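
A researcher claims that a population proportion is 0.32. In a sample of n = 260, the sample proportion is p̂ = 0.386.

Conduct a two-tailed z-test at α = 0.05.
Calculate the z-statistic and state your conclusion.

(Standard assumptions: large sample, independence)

H₀: p = 0.32, H₁: p ≠ 0.32
Standard error: SE = √(p₀(1-p₀)/n) = √(0.32×0.68/260) = 0.028930
z-statistic: z = (p̂ - p₀)/SE = (0.386 - 0.32)/0.028930 = 2.2814
Critical value: z_0.025 = ±1.960
p-value = 0.0225
Decision: reject H₀ at α = 0.05

Answer: z = 2.2814, reject H₀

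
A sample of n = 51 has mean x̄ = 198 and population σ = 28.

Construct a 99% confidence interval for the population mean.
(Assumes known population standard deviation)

Confidence level: 99%, α = 0.01
z_0.005 = 2.576
SE = σ/√n = 28/√51 = 3.9208
Margin of error = 2.576 × 3.9208 = 10.1000
CI: x̄ ± margin = 198 ± 10.1000
CI: (187.9000, 208.1000)

Answer: (187.9000, 208.1000)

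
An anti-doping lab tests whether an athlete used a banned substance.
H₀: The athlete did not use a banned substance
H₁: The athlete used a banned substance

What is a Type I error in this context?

Answer: Falsely accusing a clean athlete of doping

Derivation:
Type I error: rejecting H₀ when it is actually true (false positive).
Type II error: failing to reject H₀ when H₁ is actually true (false negative).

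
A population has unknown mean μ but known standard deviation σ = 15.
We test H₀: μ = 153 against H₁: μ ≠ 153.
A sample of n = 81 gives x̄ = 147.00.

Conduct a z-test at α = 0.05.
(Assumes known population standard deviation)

Answer: z = -3.5999, reject H₀

Derivation:
Standard error: SE = σ/√n = 15/√81 = 1.6667
z-statistic: z = (x̄ - μ₀)/SE = (147.00 - 153)/1.6667 = -3.5999
Critical value: ±1.960
p-value = 0.0003
Decision: reject H₀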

• PROMPT:
A single figure is required: the number of lines in the data where the word "used" occurs.

• TASK RESULT:
2